▼

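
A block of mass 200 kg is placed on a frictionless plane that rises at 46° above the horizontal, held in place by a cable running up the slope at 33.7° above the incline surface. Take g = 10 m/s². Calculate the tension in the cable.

Take axes along and perpendicular to the incline. Weight components: W sin 46° = 1439 N down-slope, W cos 46° = 1389 N into the surface.
Along incline: T cos 33.7° = W sin 46° → T = 1729 N.
Perpendicular: N = W cos 46° − T sin 33.7° = 429.8 N.

T ≈ 1730 N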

▲

» **Problem details**
A reply that repeats all the data exactly is required.

» **Reply**
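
A block of mass 200 kg is placed on a frictionless plane that rises at 46° above the horizontal, held in place by a cable running up the slope at 33.7° above the incline surface. Take g = 10 m/s². Calculate the tension in the cable.

Take axes along and perpendicular to the incline. Weight components: W sin 46° = 1439 N down-slope, W cos 46° = 1389 N into the surface.
Along incline: T cos 33.7° = W sin 46° → T = 1729 N.
Perpendicular: N = W cos 46° − T sin 33.7° = 429.8 N.

T ≈ 1730 N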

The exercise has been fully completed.